Problem to solve:
In the entries below, count the lines that hold the string "variables" and state only that count.

Stored records
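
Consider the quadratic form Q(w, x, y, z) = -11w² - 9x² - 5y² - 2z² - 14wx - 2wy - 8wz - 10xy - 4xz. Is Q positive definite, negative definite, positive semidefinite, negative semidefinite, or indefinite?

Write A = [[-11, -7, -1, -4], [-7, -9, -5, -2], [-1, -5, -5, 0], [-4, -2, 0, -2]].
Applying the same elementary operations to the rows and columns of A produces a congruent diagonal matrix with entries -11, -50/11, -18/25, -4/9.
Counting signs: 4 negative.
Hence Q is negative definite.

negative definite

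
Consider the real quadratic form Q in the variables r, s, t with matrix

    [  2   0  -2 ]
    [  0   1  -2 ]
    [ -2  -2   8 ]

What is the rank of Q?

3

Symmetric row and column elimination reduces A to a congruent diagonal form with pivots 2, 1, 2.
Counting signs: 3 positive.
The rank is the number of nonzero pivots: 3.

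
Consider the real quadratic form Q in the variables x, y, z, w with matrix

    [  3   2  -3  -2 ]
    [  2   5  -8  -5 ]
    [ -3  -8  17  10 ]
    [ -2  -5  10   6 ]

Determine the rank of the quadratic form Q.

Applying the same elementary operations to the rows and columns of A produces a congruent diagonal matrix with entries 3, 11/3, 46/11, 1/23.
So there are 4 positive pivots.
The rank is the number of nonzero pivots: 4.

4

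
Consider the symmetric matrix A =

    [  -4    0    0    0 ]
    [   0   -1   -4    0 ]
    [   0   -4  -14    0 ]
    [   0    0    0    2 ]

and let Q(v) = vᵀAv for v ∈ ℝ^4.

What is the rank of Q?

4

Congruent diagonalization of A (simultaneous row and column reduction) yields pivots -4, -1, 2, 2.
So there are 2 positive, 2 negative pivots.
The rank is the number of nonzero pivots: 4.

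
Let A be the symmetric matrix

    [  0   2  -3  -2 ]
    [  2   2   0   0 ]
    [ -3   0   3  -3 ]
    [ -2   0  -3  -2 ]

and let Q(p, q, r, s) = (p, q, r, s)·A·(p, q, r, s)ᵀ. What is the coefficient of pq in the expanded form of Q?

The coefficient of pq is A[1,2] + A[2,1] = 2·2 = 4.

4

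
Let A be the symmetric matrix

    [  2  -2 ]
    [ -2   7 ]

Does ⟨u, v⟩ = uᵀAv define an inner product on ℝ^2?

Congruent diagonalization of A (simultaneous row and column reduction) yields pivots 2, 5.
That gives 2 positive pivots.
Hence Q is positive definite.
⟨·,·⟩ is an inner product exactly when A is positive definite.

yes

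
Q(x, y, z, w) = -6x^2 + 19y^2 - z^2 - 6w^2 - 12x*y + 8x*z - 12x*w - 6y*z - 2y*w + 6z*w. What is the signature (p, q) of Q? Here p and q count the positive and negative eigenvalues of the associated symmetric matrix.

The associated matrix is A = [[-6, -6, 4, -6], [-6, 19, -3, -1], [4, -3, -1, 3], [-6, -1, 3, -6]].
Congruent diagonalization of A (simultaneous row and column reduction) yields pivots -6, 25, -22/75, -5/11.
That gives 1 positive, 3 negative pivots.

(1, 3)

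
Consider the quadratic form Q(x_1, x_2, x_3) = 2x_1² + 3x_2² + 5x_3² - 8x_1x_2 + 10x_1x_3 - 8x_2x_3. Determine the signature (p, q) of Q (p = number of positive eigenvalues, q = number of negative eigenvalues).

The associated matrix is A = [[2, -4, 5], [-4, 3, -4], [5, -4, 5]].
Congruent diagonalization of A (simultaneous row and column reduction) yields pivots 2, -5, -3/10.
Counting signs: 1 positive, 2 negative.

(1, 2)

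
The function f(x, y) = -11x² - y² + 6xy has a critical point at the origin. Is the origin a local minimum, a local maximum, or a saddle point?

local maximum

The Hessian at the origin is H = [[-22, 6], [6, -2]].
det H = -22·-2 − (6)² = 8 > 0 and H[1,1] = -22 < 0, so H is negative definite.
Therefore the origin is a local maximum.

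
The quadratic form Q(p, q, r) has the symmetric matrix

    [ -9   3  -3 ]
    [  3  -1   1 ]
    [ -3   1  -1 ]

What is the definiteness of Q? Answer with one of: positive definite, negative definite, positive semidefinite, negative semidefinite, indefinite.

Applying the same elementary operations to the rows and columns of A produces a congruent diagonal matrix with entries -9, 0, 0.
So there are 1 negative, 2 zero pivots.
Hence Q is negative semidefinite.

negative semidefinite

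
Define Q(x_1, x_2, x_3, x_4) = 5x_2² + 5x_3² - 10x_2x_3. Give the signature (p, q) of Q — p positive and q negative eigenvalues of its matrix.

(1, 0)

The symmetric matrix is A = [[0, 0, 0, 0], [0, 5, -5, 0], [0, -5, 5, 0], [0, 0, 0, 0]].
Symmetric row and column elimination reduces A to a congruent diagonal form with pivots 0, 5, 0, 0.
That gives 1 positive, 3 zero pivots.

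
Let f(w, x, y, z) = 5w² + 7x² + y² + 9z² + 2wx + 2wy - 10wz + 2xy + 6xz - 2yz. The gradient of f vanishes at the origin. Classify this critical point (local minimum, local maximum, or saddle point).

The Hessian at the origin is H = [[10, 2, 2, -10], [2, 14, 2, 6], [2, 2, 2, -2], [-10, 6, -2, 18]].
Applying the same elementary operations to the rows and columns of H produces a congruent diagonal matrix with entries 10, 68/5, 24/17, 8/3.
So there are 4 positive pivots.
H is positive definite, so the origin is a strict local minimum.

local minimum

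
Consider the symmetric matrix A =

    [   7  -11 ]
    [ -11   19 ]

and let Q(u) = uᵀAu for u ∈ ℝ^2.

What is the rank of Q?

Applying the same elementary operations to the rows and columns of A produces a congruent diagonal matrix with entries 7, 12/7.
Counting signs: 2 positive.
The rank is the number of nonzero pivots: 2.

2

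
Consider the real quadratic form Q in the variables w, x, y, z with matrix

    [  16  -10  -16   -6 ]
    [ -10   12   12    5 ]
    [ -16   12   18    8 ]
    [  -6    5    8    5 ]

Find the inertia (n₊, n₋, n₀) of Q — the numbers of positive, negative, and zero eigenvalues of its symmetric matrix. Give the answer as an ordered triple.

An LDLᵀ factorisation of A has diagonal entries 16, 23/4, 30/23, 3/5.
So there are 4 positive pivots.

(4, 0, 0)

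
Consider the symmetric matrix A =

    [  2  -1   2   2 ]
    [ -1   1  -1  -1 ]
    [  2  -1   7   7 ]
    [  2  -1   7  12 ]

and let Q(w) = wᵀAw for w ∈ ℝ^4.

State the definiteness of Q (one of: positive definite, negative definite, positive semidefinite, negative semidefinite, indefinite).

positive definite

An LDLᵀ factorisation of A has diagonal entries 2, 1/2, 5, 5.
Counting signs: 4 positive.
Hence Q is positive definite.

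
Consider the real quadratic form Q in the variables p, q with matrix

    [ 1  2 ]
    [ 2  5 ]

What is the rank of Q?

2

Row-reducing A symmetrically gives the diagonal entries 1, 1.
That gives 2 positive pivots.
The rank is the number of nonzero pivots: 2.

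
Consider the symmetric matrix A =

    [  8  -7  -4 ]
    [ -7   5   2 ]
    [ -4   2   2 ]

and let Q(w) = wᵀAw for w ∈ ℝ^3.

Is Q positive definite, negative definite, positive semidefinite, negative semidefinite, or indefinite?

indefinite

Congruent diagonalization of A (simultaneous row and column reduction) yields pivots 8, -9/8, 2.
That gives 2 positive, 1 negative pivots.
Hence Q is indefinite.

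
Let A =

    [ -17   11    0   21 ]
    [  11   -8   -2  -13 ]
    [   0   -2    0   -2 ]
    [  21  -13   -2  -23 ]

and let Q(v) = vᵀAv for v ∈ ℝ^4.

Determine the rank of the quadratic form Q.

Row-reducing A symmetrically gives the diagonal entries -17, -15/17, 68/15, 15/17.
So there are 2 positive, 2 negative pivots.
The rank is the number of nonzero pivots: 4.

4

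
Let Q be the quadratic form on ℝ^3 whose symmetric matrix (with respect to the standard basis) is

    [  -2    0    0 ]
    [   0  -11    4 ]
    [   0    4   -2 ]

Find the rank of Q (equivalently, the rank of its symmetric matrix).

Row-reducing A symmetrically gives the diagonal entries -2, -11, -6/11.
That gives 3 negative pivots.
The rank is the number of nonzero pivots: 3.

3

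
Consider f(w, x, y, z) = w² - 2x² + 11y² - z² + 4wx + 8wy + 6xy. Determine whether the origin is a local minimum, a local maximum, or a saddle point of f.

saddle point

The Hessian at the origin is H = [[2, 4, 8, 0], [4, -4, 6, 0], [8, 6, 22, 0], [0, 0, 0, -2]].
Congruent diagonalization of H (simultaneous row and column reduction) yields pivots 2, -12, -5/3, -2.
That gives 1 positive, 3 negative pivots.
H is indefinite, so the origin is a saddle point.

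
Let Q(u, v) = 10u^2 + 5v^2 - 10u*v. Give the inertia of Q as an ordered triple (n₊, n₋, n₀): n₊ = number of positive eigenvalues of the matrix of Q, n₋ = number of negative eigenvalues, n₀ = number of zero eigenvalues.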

Solved problem:
4